Line by line, restate the material exactly.

○ ○ ○ ○ ○ ○ ○

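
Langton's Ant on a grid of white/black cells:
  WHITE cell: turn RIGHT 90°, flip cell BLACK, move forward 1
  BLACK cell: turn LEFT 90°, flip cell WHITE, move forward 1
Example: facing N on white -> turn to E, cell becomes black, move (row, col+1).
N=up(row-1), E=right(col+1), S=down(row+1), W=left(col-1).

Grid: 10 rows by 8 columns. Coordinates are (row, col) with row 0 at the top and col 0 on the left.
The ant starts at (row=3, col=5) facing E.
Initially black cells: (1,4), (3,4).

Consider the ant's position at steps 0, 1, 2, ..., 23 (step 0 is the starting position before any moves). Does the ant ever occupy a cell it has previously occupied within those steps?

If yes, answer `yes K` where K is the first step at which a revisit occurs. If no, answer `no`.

Answer: yes 7

Derivation:
Step 1: on WHITE (3,5): turn R to S, flip to black, move to (4,5). |black|=3 — new cell
Step 2: on WHITE (4,5): turn R to W, flip to black, move to (4,4). |black|=4 — new cell
Step 3: on WHITE (4,4): turn R to N, flip to black, move to (3,4). |black|=5 — new cell
Step 4: on BLACK (3,4): turn L to W, flip to white, move to (3,3). |black|=4 — new cell
Step 5: on WHITE (3,3): turn R to N, flip to black, move to (2,3). |black|=5 — new cell
Step 6: on WHITE (2,3): turn R to E, flip to black, move to (2,4). |black|=6 — new cell
Step 7: on WHITE (2,4): turn R to S, flip to black, move to (3,4). |black|=7 — REVISIT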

○ ○ ○ ○ ○ ○ ○

▸ **Answer to the problem**
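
Langton's Ant on a grid of white/black cells:
  WHITE cell: turn RIGHT 90°, flip cell BLACK, move forward 1
  BLACK cell: turn LEFT 90°, flip cell WHITE, move forward 1
Example: facing N on white -> turn to E, cell becomes black, move (row, col+1).
N=up(row-1), E=right(col+1), S=down(row+1), W=left(col-1).

Grid: 10 rows by 8 columns. Coordinates are (row, col) with row 0 at the top and col 0 on the left.
The ant starts at (row=3, col=5) facing E.
Initially black cells: (1,4), (3,4).

Consider the ant's position at steps 0, 1, 2, ..., 23 (step 0 is the starting position before any moves). Does the ant ever occupy a cell it has previously occupied within those steps?

If yes, answer `yes K` where K is the first step at which a revisit occurs. If no, answer `no`.

Answer: yes 7

Derivation:
Step 1: on WHITE (3,5): turn R to S, flip to black, move to (4,5). |black|=3 — new cell
Step 2: on WHITE (4,5): turn R to W, flip to black, move to (4,4). |black|=4 — new cell
Step 3: on WHITE (4,4): turn R to N, flip to black, move to (3,4). |black|=5 — new cell
Step 4: on BLACK (3,4): turn L to W, flip to white, move to (3,3). |black|=4 — new cell
Step 5: on WHITE (3,3): turn R to N, flip to black, move to (2,3). |black|=5 — new cell
Step 6: on WHITE (2,3): turn R to E, flip to black, move to (2,4). |black|=6 — new cell
Step 7: on WHITE (2,4): turn R to S, flip to black, move to (3,4). |black|=7 — REVISIT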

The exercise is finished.